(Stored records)
-*-*-

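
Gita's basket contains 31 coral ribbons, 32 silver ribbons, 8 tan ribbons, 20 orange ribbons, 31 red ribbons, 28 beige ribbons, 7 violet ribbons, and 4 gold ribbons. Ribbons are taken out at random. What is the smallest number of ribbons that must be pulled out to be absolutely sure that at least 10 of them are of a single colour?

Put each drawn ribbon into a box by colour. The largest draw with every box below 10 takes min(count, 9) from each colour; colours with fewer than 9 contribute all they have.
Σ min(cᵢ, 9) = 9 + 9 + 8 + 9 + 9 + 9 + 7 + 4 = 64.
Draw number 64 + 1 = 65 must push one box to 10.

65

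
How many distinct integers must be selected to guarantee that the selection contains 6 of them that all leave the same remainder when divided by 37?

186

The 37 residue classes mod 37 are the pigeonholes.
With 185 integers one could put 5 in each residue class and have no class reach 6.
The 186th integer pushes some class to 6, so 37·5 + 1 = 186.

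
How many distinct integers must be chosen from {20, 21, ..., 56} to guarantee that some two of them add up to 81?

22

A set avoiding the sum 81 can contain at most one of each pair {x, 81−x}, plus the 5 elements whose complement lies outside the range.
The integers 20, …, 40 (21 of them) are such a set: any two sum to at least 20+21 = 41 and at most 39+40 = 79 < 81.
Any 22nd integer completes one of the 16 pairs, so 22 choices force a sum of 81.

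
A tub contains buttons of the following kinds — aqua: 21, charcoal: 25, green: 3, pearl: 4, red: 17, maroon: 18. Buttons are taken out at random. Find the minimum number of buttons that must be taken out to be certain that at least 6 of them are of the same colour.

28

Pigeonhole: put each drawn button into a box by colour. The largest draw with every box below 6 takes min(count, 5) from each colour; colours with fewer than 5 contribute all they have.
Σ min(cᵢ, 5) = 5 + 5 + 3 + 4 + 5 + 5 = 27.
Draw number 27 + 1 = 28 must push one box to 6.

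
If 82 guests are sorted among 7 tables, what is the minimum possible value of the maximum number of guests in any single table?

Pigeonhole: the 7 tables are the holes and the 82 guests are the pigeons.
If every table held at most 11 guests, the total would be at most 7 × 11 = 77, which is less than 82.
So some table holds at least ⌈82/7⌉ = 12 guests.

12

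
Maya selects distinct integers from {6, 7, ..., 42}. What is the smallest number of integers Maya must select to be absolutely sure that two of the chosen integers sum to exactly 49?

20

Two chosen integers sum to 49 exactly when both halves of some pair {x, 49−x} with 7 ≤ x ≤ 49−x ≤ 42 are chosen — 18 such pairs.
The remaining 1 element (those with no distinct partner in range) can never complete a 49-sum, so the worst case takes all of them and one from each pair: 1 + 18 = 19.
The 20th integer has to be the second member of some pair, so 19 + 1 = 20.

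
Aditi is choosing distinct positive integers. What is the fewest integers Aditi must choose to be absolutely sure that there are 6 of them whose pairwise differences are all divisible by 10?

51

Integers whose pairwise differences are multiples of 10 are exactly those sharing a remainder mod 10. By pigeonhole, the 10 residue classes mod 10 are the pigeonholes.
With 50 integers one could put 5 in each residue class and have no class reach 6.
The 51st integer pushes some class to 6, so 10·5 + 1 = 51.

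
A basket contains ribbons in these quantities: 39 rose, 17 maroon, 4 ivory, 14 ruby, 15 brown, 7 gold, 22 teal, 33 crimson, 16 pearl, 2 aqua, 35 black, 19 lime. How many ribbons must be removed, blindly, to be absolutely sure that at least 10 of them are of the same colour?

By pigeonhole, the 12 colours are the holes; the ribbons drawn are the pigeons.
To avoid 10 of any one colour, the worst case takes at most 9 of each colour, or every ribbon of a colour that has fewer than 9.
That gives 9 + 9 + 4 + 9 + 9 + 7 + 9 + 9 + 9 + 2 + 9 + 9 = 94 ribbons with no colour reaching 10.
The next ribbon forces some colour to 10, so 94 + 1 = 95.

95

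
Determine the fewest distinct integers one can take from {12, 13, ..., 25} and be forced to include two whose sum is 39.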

-*-*-

▸ **Exercise brief**: Reproduce the entries above in full, exactly as they read.

▸ **Written solution**:
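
Gita's basket contains 31 coral ribbons, 32 silver ribbons, 8 tan ribbons, 20 orange ribbons, 31 red ribbons, 28 beige ribbons, 7 violet ribbons, and 4 gold ribbons. Ribbons are taken out at random. What is the smallest number of ribbons that must be pulled out to be absolutely sure that at least 10 of them are of a single colour?

Put each drawn ribbon into a box by colour. The largest draw with every box below 10 takes min(count, 9) from each colour; colours with fewer than 9 contribute all they have.
Σ min(cᵢ, 9) = 9 + 9 + 8 + 9 + 9 + 9 + 7 + 4 = 64.
Draw number 64 + 1 = 65 must push one box to 10.

65

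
How many distinct integers must be selected to guarantee that the selection contains 6 of them that all leave the same remainder when divided by 37?

186

The 37 residue classes mod 37 are the pigeonholes.
With 185 integers one could put 5 in each residue class and have no class reach 6.
The 186th integer pushes some class to 6, so 37·5 + 1 = 186.

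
How many distinct integers must be chosen from {20, 21, ..., 56} to guarantee that some two of them add up to 81?

22

A set avoiding the sum 81 can contain at most one of each pair {x, 81−x}, plus the 5 elements whose complement lies outside the range.
The integers 20, …, 40 (21 of them) are such a set: any two sum to at least 20+21 = 41 and at most 39+40 = 79 < 81.
Any 22nd integer completes one of the 16 pairs, so 22 choices force a sum of 81.

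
A tub contains buttons of the following kinds — aqua: 21, charcoal: 25, green: 3, pearl: 4, red: 17, maroon: 18. Buttons are taken out at random. Find the minimum number of buttons that must be taken out to be certain that at least 6 of them are of the same colour.

28

Pigeonhole: put each drawn button into a box by colour. The largest draw with every box below 6 takes min(count, 5) from each colour; colours with fewer than 5 contribute all they have.
Σ min(cᵢ, 5) = 5 + 5 + 3 + 4 + 5 + 5 = 27.
Draw number 27 + 1 = 28 must push one box to 6.

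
If 82 guests are sorted among 7 tables, what is the minimum possible value of the maximum number of guests in any single table?

Pigeonhole: the 7 tables are the holes and the 82 guests are the pigeons.
If every table held at most 11 guests, the total would be at most 7 × 11 = 77, which is less than 82.
So some table holds at least ⌈82/7⌉ = 12 guests.

12

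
Maya selects distinct integers from {6, 7, ..., 42}. What is the smallest number of integers Maya must select to be absolutely sure that two of the chosen integers sum to exactly 49?

20

Two chosen integers sum to 49 exactly when both halves of some pair {x, 49−x} with 7 ≤ x ≤ 49−x ≤ 42 are chosen — 18 such pairs.
The remaining 1 element (those with no distinct partner in range) can never complete a 49-sum, so the worst case takes all of them and one from each pair: 1 + 18 = 19.
The 20th integer has to be the second member of some pair, so 19 + 1 = 20.

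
Aditi is choosing distinct positive integers. What is the fewest integers Aditi must choose to be absolutely sure that there are 6 of them whose pairwise differences are all divisible by 10?

51

Integers whose pairwise differences are multiples of 10 are exactly those sharing a remainder mod 10. By pigeonhole, the 10 residue classes mod 10 are the pigeonholes.
With 50 integers one could put 5 in each residue class and have no class reach 6.
The 51st integer pushes some class to 6, so 10·5 + 1 = 51.

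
A basket contains ribbons in these quantities: 39 rose, 17 maroon, 4 ivory, 14 ruby, 15 brown, 7 gold, 22 teal, 33 crimson, 16 pearl, 2 aqua, 35 black, 19 lime. How many ribbons must be removed, blindly, to be absolutely sure that at least 10 of them are of the same colour?

By pigeonhole, the 12 colours are the holes; the ribbons drawn are the pigeons.
To avoid 10 of any one colour, the worst case takes at most 9 of each colour, or every ribbon of a colour that has fewer than 9.
That gives 9 + 9 + 4 + 9 + 9 + 7 + 9 + 9 + 9 + 2 + 9 + 9 = 94 ribbons with no colour reaching 10.
The next ribbon forces some colour to 10, so 94 + 1 = 95.

95

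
Determine the fewest distinct integers one can take from {12, 13, ..., 25} and be forced to include two whose sum is 39.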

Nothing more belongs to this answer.